--- START ---

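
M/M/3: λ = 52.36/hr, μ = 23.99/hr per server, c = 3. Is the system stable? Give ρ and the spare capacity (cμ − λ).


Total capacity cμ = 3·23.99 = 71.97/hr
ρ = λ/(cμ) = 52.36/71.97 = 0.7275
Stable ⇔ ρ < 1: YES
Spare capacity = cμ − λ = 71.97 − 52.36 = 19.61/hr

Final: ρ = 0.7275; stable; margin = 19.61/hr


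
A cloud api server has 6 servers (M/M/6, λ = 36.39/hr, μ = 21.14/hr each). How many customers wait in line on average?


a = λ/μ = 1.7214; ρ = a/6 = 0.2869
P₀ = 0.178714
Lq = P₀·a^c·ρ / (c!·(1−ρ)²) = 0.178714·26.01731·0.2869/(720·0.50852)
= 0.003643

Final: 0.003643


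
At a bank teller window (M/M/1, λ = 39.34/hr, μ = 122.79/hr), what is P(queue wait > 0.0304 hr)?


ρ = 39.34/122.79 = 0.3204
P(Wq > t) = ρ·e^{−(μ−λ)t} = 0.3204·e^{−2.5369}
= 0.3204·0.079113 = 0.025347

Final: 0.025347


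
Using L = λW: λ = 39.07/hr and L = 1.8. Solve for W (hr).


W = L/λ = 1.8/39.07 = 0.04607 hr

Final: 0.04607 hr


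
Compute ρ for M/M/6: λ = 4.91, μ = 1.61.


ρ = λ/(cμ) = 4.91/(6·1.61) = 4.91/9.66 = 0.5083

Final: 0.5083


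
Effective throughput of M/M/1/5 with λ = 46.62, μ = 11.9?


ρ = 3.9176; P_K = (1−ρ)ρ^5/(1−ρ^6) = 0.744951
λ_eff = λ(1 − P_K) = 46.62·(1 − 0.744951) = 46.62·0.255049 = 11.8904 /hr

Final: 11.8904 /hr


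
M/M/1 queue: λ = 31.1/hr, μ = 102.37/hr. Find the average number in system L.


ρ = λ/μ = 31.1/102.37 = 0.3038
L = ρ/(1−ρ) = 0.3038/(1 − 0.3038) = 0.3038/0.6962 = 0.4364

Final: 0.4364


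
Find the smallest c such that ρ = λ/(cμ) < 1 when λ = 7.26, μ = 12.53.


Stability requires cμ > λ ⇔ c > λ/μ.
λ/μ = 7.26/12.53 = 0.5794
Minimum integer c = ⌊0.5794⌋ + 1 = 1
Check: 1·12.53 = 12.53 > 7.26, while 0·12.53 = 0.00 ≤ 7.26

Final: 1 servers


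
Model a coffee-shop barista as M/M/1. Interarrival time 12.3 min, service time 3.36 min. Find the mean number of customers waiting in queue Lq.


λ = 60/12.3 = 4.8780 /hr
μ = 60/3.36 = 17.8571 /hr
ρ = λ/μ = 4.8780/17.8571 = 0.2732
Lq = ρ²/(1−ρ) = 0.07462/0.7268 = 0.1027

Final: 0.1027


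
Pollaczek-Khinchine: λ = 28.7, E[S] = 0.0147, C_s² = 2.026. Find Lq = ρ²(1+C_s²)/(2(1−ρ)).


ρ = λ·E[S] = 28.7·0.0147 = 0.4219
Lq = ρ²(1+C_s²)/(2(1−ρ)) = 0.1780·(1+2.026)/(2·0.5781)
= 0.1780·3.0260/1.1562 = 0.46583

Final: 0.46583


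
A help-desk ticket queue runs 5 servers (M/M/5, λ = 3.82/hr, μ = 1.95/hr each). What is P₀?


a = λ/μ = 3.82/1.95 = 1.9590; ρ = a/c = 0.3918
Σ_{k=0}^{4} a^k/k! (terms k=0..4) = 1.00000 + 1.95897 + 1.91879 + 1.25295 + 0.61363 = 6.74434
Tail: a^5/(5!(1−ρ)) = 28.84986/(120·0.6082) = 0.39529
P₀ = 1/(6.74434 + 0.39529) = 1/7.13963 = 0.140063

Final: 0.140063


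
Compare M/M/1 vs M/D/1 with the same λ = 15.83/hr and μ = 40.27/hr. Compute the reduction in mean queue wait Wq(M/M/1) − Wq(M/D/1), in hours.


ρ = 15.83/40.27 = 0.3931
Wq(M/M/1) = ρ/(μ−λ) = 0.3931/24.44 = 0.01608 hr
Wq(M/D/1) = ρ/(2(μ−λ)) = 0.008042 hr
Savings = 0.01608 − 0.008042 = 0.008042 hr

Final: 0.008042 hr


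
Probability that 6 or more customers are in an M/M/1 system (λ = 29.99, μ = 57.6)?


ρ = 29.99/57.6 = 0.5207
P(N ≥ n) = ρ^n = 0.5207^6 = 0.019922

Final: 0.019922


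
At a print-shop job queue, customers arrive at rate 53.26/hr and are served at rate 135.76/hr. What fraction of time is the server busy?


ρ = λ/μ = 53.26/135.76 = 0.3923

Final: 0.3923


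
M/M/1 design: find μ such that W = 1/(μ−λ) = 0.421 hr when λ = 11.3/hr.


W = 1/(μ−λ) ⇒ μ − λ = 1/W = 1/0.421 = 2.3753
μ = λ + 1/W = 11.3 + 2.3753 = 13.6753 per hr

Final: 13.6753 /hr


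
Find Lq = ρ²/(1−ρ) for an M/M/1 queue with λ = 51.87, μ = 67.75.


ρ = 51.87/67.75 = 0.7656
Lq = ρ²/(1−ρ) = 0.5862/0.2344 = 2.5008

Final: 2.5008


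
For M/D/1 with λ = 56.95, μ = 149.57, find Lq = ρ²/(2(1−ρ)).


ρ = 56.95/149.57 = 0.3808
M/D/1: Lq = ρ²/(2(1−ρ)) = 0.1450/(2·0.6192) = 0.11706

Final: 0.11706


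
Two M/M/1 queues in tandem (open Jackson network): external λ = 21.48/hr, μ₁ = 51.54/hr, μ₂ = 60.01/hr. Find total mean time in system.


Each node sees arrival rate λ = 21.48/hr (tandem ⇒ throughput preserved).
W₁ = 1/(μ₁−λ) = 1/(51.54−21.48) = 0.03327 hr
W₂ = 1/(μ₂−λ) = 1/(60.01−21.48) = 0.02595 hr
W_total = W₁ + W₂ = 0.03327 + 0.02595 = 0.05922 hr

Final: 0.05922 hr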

--- END ---

## [What you will do]
Output the listing exactly. Leave no line out.

## [Solution to this exercise]
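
M/M/3: λ = 52.36/hr, μ = 23.99/hr per server, c = 3. Is the system stable? Give ρ and the spare capacity (cμ − λ).


Total capacity cμ = 3·23.99 = 71.97/hr
ρ = λ/(cμ) = 52.36/71.97 = 0.7275
Stable ⇔ ρ < 1: YES
Spare capacity = cμ − λ = 71.97 − 52.36 = 19.61/hr

Final: ρ = 0.7275; stable; margin = 19.61/hr


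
A cloud api server has 6 servers (M/M/6, λ = 36.39/hr, μ = 21.14/hr each). How many customers wait in line on average?


a = λ/μ = 1.7214; ρ = a/6 = 0.2869
P₀ = 0.178714
Lq = P₀·a^c·ρ / (c!·(1−ρ)²) = 0.178714·26.01731·0.2869/(720·0.50852)
= 0.003643

Final: 0.003643


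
At a bank teller window (M/M/1, λ = 39.34/hr, μ = 122.79/hr), what is P(queue wait > 0.0304 hr)?


ρ = 39.34/122.79 = 0.3204
P(Wq > t) = ρ·e^{−(μ−λ)t} = 0.3204·e^{−2.5369}
= 0.3204·0.079113 = 0.025347

Final: 0.025347


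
Using L = λW: λ = 39.07/hr and L = 1.8. Solve for W (hr).


W = L/λ = 1.8/39.07 = 0.04607 hr

Final: 0.04607 hr


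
Compute ρ for M/M/6: λ = 4.91, μ = 1.61.


ρ = λ/(cμ) = 4.91/(6·1.61) = 4.91/9.66 = 0.5083

Final: 0.5083


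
Effective throughput of M/M/1/5 with λ = 46.62, μ = 11.9?


ρ = 3.9176; P_K = (1−ρ)ρ^5/(1−ρ^6) = 0.744951
λ_eff = λ(1 − P_K) = 46.62·(1 − 0.744951) = 46.62·0.255049 = 11.8904 /hr

Final: 11.8904 /hr


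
M/M/1 queue: λ = 31.1/hr, μ = 102.37/hr. Find the average number in system L.


ρ = λ/μ = 31.1/102.37 = 0.3038
L = ρ/(1−ρ) = 0.3038/(1 − 0.3038) = 0.3038/0.6962 = 0.4364

Final: 0.4364


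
Find the smallest c such that ρ = λ/(cμ) < 1 when λ = 7.26, μ = 12.53.


Stability requires cμ > λ ⇔ c > λ/μ.
λ/μ = 7.26/12.53 = 0.5794
Minimum integer c = ⌊0.5794⌋ + 1 = 1
Check: 1·12.53 = 12.53 > 7.26, while 0·12.53 = 0.00 ≤ 7.26

Final: 1 servers


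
Model a coffee-shop barista as M/M/1. Interarrival time 12.3 min, service time 3.36 min. Find the mean number of customers waiting in queue Lq.


λ = 60/12.3 = 4.8780 /hr
μ = 60/3.36 = 17.8571 /hr
ρ = λ/μ = 4.8780/17.8571 = 0.2732
Lq = ρ²/(1−ρ) = 0.07462/0.7268 = 0.1027

Final: 0.1027


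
Pollaczek-Khinchine: λ = 28.7, E[S] = 0.0147, C_s² = 2.026. Find Lq = ρ²(1+C_s²)/(2(1−ρ)).


ρ = λ·E[S] = 28.7·0.0147 = 0.4219
Lq = ρ²(1+C_s²)/(2(1−ρ)) = 0.1780·(1+2.026)/(2·0.5781)
= 0.1780·3.0260/1.1562 = 0.46583

Final: 0.46583


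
A help-desk ticket queue runs 5 servers (M/M/5, λ = 3.82/hr, μ = 1.95/hr each). What is P₀?


a = λ/μ = 3.82/1.95 = 1.9590; ρ = a/c = 0.3918
Σ_{k=0}^{4} a^k/k! (terms k=0..4) = 1.00000 + 1.95897 + 1.91879 + 1.25295 + 0.61363 = 6.74434
Tail: a^5/(5!(1−ρ)) = 28.84986/(120·0.6082) = 0.39529
P₀ = 1/(6.74434 + 0.39529) = 1/7.13963 = 0.140063

Final: 0.140063


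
Compare M/M/1 vs M/D/1 with the same λ = 15.83/hr and μ = 40.27/hr. Compute the reduction in mean queue wait Wq(M/M/1) − Wq(M/D/1), in hours.


ρ = 15.83/40.27 = 0.3931
Wq(M/M/1) = ρ/(μ−λ) = 0.3931/24.44 = 0.01608 hr
Wq(M/D/1) = ρ/(2(μ−λ)) = 0.008042 hr
Savings = 0.01608 − 0.008042 = 0.008042 hr

Final: 0.008042 hr


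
Probability that 6 or more customers are in an M/M/1 system (λ = 29.99, μ = 57.6)?


ρ = 29.99/57.6 = 0.5207
P(N ≥ n) = ρ^n = 0.5207^6 = 0.019922

Final: 0.019922


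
At a print-shop job queue, customers arrive at rate 53.26/hr and are served at rate 135.76/hr. What fraction of time is the server busy?


ρ = λ/μ = 53.26/135.76 = 0.3923

Final: 0.3923


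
M/M/1 design: find μ such that W = 1/(μ−λ) = 0.421 hr when λ = 11.3/hr.


W = 1/(μ−λ) ⇒ μ − λ = 1/W = 1/0.421 = 2.3753
μ = λ + 1/W = 11.3 + 2.3753 = 13.6753 per hr

Final: 13.6753 /hr


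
Find Lq = ρ²/(1−ρ) for an M/M/1 queue with λ = 51.87, μ = 67.75.


ρ = 51.87/67.75 = 0.7656
Lq = ρ²/(1−ρ) = 0.5862/0.2344 = 2.5008

Final: 2.5008


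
For M/D/1 with λ = 56.95, μ = 149.57, find Lq = ρ²/(2(1−ρ)).


ρ = 56.95/149.57 = 0.3808
M/D/1: Lq = ρ²/(2(1−ρ)) = 0.1450/(2·0.6192) = 0.11706

Final: 0.11706


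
Two M/M/1 queues in tandem (open Jackson network): external λ = 21.48/hr, μ₁ = 51.54/hr, μ₂ = 60.01/hr. Find total mean time in system.


Each node sees arrival rate λ = 21.48/hr (tandem ⇒ throughput preserved).
W₁ = 1/(μ₁−λ) = 1/(51.54−21.48) = 0.03327 hr
W₂ = 1/(μ₂−λ) = 1/(60.01−21.48) = 0.02595 hr
W_total = W₁ + W₂ = 0.03327 + 0.02595 = 0.05922 hr

Final: 0.05922 hr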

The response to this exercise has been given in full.